▶ _Records shown_:
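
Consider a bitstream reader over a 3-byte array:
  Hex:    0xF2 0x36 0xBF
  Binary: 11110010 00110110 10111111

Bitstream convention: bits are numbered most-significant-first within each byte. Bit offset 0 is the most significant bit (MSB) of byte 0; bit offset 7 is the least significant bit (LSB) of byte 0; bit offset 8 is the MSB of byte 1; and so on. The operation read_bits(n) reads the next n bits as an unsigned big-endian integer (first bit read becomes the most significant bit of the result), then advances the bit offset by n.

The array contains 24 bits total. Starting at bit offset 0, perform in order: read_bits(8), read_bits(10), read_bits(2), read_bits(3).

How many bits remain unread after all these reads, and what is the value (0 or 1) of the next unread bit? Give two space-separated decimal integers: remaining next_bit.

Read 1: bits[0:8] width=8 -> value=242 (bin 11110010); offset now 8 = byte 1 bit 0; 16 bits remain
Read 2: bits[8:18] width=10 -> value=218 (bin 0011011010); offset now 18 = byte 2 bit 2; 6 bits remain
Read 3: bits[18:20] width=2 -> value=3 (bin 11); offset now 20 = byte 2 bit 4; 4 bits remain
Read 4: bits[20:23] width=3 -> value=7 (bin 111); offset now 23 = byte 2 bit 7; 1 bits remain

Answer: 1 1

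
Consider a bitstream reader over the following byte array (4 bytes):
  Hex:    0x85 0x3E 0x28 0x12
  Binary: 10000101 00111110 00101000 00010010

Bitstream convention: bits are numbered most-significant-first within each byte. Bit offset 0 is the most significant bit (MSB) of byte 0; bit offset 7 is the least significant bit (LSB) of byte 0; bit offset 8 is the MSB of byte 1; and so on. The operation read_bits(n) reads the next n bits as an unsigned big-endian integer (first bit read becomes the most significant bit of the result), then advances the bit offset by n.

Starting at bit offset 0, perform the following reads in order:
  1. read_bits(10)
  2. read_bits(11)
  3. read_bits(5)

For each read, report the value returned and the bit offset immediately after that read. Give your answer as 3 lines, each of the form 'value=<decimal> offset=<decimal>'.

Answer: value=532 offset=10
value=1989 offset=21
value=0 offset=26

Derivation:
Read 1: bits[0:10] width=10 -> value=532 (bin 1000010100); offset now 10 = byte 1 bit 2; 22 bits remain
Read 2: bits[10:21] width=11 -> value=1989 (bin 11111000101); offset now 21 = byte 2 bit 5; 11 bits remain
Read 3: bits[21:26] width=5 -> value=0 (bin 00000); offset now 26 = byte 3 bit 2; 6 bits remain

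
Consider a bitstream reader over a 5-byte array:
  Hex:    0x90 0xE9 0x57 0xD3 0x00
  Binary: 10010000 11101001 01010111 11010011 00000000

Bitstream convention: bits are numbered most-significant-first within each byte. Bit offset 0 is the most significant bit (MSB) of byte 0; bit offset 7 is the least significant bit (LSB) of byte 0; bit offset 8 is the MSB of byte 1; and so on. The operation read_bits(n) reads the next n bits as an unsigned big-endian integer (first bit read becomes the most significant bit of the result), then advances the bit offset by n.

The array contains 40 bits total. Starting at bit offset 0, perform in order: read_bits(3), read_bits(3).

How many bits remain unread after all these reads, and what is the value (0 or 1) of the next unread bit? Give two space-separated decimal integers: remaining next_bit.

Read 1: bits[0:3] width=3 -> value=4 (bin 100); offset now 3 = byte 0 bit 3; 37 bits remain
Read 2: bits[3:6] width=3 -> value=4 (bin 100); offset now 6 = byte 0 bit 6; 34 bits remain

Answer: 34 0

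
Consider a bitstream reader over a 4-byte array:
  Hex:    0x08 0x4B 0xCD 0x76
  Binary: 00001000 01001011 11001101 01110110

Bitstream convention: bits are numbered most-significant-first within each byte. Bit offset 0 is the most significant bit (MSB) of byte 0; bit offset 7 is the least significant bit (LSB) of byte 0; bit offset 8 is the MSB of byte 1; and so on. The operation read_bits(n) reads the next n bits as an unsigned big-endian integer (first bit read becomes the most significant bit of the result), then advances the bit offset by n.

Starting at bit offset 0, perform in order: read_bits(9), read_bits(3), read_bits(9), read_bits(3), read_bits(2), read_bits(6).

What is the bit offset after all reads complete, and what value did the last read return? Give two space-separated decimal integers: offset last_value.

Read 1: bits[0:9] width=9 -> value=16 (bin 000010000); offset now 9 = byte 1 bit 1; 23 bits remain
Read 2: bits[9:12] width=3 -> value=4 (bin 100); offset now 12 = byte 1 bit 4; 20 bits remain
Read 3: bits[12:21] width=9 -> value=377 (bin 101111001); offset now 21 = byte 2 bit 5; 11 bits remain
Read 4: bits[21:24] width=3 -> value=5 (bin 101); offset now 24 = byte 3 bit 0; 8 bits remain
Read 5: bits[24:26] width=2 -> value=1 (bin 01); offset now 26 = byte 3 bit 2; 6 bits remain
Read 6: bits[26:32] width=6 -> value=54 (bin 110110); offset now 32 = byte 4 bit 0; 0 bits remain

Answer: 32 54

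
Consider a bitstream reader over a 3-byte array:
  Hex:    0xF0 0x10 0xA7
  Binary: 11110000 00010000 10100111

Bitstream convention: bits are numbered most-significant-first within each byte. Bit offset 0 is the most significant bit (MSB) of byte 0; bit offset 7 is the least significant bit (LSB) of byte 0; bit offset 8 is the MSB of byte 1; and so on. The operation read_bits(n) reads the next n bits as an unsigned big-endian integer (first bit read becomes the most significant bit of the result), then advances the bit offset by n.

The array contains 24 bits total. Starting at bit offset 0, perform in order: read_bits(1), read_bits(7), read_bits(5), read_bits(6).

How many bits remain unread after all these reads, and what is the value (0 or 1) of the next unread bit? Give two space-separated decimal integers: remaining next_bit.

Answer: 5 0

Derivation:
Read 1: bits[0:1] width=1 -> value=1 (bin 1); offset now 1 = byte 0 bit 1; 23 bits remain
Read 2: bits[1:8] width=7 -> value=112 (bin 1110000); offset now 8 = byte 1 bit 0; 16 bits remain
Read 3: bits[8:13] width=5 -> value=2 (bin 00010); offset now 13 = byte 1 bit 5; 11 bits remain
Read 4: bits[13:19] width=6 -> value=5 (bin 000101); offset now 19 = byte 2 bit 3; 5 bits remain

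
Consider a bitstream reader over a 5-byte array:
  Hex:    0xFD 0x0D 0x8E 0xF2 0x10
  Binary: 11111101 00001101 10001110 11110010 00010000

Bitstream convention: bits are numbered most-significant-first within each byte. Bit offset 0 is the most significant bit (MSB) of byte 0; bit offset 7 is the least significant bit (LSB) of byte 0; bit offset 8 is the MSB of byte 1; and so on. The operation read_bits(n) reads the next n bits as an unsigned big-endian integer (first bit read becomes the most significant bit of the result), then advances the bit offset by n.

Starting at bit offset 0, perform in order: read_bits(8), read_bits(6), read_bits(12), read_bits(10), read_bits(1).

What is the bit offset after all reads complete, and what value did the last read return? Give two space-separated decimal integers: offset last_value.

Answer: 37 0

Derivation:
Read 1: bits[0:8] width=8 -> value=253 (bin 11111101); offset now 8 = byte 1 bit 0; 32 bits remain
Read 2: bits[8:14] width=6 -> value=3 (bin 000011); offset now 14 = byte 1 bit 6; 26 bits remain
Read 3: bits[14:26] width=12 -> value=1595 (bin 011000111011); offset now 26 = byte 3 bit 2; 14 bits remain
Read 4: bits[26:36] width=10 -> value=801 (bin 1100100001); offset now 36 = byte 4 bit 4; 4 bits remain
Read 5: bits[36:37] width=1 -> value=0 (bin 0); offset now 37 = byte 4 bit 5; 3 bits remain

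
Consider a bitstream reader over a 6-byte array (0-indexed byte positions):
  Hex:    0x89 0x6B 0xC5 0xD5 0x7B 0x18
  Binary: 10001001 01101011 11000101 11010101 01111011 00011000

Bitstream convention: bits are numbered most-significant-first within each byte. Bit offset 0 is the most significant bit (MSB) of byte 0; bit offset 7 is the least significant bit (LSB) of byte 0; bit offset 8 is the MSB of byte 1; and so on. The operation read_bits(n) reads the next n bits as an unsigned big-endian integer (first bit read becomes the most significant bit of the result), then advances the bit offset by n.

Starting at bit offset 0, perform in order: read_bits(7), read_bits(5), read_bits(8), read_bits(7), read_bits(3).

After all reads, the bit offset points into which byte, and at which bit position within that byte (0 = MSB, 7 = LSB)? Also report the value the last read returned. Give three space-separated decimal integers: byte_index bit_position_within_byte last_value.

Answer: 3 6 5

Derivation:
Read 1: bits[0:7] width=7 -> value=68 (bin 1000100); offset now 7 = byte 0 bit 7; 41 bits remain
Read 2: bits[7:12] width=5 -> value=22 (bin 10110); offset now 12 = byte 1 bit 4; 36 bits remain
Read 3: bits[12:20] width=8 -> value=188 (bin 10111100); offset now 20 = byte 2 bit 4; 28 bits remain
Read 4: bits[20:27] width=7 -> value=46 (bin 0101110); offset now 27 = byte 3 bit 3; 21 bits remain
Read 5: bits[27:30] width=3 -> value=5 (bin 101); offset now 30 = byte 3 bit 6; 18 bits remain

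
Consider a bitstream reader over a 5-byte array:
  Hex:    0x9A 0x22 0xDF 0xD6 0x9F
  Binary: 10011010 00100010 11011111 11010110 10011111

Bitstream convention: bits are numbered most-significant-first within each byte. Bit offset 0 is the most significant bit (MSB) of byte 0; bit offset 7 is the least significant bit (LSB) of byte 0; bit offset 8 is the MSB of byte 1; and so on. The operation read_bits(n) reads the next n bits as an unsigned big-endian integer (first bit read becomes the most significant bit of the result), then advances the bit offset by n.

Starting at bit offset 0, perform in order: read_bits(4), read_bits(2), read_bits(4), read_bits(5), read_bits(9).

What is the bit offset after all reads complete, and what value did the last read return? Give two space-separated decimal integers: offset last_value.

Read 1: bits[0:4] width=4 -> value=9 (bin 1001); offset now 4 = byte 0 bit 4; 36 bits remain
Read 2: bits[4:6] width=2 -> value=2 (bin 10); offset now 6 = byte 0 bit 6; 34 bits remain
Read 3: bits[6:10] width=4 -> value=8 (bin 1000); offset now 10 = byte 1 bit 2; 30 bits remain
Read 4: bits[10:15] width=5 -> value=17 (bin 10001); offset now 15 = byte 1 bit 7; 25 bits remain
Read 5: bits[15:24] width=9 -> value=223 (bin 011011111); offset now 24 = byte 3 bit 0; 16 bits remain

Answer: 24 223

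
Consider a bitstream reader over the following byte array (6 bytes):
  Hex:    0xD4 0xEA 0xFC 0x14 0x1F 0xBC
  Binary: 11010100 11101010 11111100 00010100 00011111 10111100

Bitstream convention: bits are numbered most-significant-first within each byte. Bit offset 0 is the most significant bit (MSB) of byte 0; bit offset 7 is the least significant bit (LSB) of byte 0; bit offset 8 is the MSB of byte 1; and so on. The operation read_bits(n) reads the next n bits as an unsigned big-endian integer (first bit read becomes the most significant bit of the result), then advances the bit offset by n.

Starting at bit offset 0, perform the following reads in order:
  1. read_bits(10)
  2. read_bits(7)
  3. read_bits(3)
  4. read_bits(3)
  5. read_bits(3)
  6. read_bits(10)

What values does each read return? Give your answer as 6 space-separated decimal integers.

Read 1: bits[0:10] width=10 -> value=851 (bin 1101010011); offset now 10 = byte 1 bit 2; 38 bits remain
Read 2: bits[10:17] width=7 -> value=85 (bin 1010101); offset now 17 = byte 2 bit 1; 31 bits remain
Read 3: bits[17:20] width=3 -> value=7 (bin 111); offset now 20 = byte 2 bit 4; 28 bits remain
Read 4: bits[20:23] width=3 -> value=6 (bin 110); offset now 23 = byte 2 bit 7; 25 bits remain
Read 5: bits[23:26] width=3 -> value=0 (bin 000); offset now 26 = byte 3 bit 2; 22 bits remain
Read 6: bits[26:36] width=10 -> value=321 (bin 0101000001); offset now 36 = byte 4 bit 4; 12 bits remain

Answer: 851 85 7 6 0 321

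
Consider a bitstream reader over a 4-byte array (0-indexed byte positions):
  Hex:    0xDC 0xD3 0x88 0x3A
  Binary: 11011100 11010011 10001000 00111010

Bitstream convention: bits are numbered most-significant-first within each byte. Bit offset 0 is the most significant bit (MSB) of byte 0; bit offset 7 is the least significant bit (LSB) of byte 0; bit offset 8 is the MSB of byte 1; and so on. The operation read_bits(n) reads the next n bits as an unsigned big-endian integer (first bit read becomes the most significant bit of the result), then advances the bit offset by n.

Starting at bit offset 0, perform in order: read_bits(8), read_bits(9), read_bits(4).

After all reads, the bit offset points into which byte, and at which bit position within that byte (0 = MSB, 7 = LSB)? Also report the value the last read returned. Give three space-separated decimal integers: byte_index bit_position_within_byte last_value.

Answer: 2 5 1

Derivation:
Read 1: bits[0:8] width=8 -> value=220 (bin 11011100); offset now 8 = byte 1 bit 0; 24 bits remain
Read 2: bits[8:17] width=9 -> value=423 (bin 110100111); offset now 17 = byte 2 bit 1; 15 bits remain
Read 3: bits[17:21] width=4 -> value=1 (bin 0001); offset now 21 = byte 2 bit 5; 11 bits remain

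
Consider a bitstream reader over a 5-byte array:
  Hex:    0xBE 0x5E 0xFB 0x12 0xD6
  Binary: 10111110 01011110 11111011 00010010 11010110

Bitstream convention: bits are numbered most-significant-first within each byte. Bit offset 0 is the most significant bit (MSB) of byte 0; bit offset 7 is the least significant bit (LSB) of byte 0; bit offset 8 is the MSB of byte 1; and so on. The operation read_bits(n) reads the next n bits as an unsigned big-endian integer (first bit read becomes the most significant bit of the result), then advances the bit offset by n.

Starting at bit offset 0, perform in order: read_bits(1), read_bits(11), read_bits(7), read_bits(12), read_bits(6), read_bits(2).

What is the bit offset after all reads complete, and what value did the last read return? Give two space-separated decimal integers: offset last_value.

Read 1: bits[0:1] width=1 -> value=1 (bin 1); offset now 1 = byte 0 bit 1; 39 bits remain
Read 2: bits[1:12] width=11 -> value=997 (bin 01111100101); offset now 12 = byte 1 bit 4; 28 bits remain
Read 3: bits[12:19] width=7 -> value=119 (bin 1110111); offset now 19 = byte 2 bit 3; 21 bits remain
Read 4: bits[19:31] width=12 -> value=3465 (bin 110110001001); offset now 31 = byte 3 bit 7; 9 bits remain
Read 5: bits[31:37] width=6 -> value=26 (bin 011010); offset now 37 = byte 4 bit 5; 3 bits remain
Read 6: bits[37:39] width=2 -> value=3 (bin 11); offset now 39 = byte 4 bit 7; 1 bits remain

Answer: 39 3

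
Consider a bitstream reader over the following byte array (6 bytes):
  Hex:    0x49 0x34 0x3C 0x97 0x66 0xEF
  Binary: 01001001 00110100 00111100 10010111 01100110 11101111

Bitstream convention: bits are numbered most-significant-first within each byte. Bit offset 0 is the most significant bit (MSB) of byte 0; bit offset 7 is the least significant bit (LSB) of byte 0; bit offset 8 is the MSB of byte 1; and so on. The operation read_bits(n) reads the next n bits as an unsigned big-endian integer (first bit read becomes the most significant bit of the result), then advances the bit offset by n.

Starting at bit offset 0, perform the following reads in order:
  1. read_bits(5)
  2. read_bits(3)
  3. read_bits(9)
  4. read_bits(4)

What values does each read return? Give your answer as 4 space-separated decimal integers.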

▶ _Task brief_: From the listing above, the lines starting with the one that has "Binary: 10000101 00111110 00101000 00010010" and running through the one that has "Binary: 10010000 11101001" should be copied exactly, ends included.

▶ _Finished task_:
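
  Binary: 10000101 00111110 00101000 00010010

Bitstream convention: bits are numbered most-significant-first within each byte. Bit offset 0 is the most significant bit (MSB) of byte 0; bit offset 7 is the least significant bit (LSB) of byte 0; bit offset 8 is the MSB of byte 1; and so on. The operation read_bits(n) reads the next n bits as an unsigned big-endian integer (first bit read becomes the most significant bit of the result), then advances the bit offset by n.

Starting at bit offset 0, perform the following reads in order:
  1. read_bits(10)
  2. read_bits(11)
  3. read_bits(5)

For each read, report the value returned and the bit offset immediately after that read. Give your answer as 3 lines, each of the form 'value=<decimal> offset=<decimal>'.

Answer: value=532 offset=10
value=1989 offset=21
value=0 offset=26

Derivation:
Read 1: bits[0:10] width=10 -> value=532 (bin 1000010100); offset now 10 = byte 1 bit 2; 22 bits remain
Read 2: bits[10:21] width=11 -> value=1989 (bin 11111000101); offset now 21 = byte 2 bit 5; 11 bits remain
Read 3: bits[21:26] width=5 -> value=0 (bin 00000); offset now 26 = byte 3 bit 2; 6 bits remain

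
Consider a bitstream reader over a 5-byte array:
  Hex:    0x90 0xE9 0x57 0xD3 0x00
  Binary: 10010000 11101001 01010111 11010011 00000000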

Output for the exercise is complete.